- [How to complete this task] Keep only the lines from the start of the data through the line containing "An undirected graph", and output them exactly.

- [Records for the exercise]
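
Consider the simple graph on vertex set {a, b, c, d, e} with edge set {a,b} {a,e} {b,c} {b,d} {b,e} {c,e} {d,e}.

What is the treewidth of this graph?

A width-2 tree decomposition is:
Bags: B1 = {b, d, e}  B2 = {a, b, e}  B3 = {b, c, e}
Tree: B1–B2, B1–B3
Each bag holds 3 vertices, so the decomposition has width 2, which upper-bounds the treewidth. On the other hand G contains the 3-clique {b, d, e}. A clique must lie in a single bag of any decomposition, so no decomposition can have width below 2. The upper and lower bounds meet at 2, so that is the treewidth.

2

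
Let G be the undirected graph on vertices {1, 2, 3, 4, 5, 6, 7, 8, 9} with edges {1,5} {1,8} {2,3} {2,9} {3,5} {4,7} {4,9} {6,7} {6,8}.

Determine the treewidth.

2

A width-2 tree decomposition is:
Bags: B1 = {6, 7, 8}  B2 = {1, 7, 8}  B3 = {1, 5, 7}  B4 = {3, 5, 7}  B5 = {2, 3, 7}  B6 = {2, 7, 9}  B7 = {4, 7, 9}
Tree: B1–B2, B2–B3, B3–B4, B4–B5, B5–B6, B6–B7
Each bag holds 3 vertices, so the decomposition has width 2, which upper-bounds the treewidth. Since 7–6–8–1–5–3–2–9–4–7 is a cycle in G, G is not acyclic. Forests are exactly the graphs of treewidth ≤ 1, so tw(G) ≥ 2. Therefore the treewidth is 2.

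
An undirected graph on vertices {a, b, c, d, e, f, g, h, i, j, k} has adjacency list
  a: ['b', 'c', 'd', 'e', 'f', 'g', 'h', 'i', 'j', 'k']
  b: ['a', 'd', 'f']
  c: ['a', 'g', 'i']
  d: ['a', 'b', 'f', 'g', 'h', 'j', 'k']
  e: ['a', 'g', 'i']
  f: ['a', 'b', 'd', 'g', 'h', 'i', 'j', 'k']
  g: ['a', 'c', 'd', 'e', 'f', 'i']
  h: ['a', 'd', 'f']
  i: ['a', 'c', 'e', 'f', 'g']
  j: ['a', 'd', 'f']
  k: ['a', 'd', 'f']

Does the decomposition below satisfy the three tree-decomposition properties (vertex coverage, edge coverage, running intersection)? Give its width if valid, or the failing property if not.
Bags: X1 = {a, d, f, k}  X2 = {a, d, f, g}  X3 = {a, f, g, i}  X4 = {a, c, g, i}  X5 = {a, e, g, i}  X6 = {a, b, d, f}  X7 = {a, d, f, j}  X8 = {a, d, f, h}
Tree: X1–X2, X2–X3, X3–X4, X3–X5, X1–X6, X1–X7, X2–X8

Yes; width 3.

Checking the three conditions: (i) the bags cover all of {a, b, c, d, e, f, g, h, i, j, k}; (ii) for each edge, some bag contains both endpoints; (iii) the bags containing any fixed vertex form a subtree. All hold, so the decomposition is valid with width 4 − 1 = 3.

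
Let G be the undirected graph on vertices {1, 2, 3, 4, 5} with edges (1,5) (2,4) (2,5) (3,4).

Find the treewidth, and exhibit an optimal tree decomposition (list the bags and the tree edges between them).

Treewidth 1.
Bags: B1 = {1, 5}  B2 = {2, 5}  B3 = {2, 4}  B4 = {3, 4}
Tree: B1–B2, B2–B3, B3–B4

The largest bag has 2 vertices, giving width 1; this decomposition certifies tw(G) ≤ 1. Any graph with an edge has treewidth ≥ 1, and G has the edge 1–5. Combining the bounds, tw(G) = 1.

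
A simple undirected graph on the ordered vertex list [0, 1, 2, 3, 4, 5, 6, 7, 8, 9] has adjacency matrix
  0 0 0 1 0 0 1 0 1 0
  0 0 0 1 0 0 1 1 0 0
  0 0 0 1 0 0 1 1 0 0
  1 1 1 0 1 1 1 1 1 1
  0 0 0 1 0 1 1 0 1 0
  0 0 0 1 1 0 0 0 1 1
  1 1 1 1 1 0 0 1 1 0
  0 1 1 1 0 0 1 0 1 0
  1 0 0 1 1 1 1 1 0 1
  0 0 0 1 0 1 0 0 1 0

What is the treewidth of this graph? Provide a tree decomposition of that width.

Treewidth 3.
Bags: B1 = {3, 4, 6, 8}  B2 = {3, 6, 7, 8}  B3 = {3, 4, 5, 8}  B4 = {0, 3, 6, 8}  B5 = {2, 3, 6, 7}  B6 = {3, 5, 8, 9}  B7 = {1, 3, 6, 7}
Tree: B1–B2, B1–B3, B2–B4, B2–B5, B3–B6, B2–B7

Each bag holds 4 vertices, so the decomposition has width 3, which upper-bounds the treewidth. Conversely, {3, 5, 8, 9} is a clique of size 4, and the vertices of any clique must share a bag in every tree decomposition; so some bag has ≥ 4 vertices and tw(G) ≥ 3. Combining the bounds, tw(G) = 3.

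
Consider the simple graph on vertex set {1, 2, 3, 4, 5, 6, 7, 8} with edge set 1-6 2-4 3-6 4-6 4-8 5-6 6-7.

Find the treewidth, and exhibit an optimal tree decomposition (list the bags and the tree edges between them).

Treewidth 1.
Bags: B1 = {4, 6}  B2 = {3, 6}  B3 = {2, 4}  B4 = {5, 6}  B5 = {4, 8}  B6 = {6, 7}  B7 = {1, 6}
Tree: B1–B2, B1–B3, B2–B4, B1–B5, B1–B6, B6–B7

Each bag holds 2 vertices, so the decomposition has width 1, which upper-bounds the treewidth. Since G has at least one edge (e.g. 6–4), it is not an edgeless graph, so tw(G) ≥ 1. Combining the bounds, tw(G) = 1.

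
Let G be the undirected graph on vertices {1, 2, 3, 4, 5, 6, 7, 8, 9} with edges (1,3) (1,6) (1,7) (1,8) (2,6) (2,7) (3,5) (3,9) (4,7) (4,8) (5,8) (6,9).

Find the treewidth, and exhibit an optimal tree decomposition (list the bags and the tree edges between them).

Each bag holds 4 vertices, so the decomposition has width 3, which upper-bounds the treewidth. For the lower bound: the 4 vertex sets {3,5,9}, {6}, {1}, {2,4,7,8} are disjoint, each induces a connected subgraph, and every pair is joined by at least one edge of G. Contracting each set to a single vertex therefore yields K_{4} as a minor, and since treewidth is minor-monotone, tw(G) ≥ tw(K_{4}) = 3. Hence tw(G) = 3 exactly.

Treewidth 3.
Bags: B1 = {3, 5, 6, 9}  B2 = {1, 3, 5, 6}  B3 = {1, 5, 6, 8}  B4 = {1, 2, 6, 8}  B5 = {1, 2, 7, 8}  B6 = {2, 4, 7, 8}
Tree: B1–B2, B2–B3, B3–B4, B4–B5, B5–B6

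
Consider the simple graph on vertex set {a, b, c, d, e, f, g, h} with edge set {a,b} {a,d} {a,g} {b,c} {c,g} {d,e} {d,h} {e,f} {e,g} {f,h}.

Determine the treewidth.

2

A width-2 tree decomposition is:
Bags: B1 = {e, f, h}  B2 = {d, e, h}  B3 = {d, e, g}  B4 = {a, d, g}  B5 = {a, c, g}  B6 = {a, b, c}
Tree: B1–B2, B2–B3, B3–B4, B4–B5, B5–B6
The largest bag has 3 vertices, giving width 2; this decomposition certifies tw(G) ≤ 2. For the lower bound, G contains the cycle f–h–d–e–f, so G is not a forest; only forests have treewidth ≤ 1, hence tw(G) ≥ 2. The upper and lower bounds meet at 2, so that is the treewidth.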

- [Worked solution]
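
Consider the simple graph on vertex set {a, b, c, d, e} with edge set {a,b} {a,e} {b,c} {b,d} {b,e} {c,e} {d,e}.

What is the treewidth of this graph?

A width-2 tree decomposition is:
Bags: B1 = {b, d, e}  B2 = {a, b, e}  B3 = {b, c, e}
Tree: B1–B2, B1–B3
Each bag holds 3 vertices, so the decomposition has width 2, which upper-bounds the treewidth. On the other hand G contains the 3-clique {b, d, e}. A clique must lie in a single bag of any decomposition, so no decomposition can have width below 2. The upper and lower bounds meet at 2, so that is the treewidth.

2

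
Let G be the undirected graph on vertices {1, 2, 3, 4, 5, 6, 7, 8, 9} with edges {1,5} {1,8} {2,3} {2,9} {3,5} {4,7} {4,9} {6,7} {6,8}.

Determine the treewidth.

2

A width-2 tree decomposition is:
Bags: B1 = {6, 7, 8}  B2 = {1, 7, 8}  B3 = {1, 5, 7}  B4 = {3, 5, 7}  B5 = {2, 3, 7}  B6 = {2, 7, 9}  B7 = {4, 7, 9}
Tree: B1–B2, B2–B3, B3–B4, B4–B5, B5–B6, B6–B7
Each bag holds 3 vertices, so the decomposition has width 2, which upper-bounds the treewidth. Since 7–6–8–1–5–3–2–9–4–7 is a cycle in G, G is not acyclic. Forests are exactly the graphs of treewidth ≤ 1, so tw(G) ≥ 2. Therefore the treewidth is 2.

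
An undirected graph on vertices {a, b, c, d, e, f, g, h, i, j, k} has adjacency list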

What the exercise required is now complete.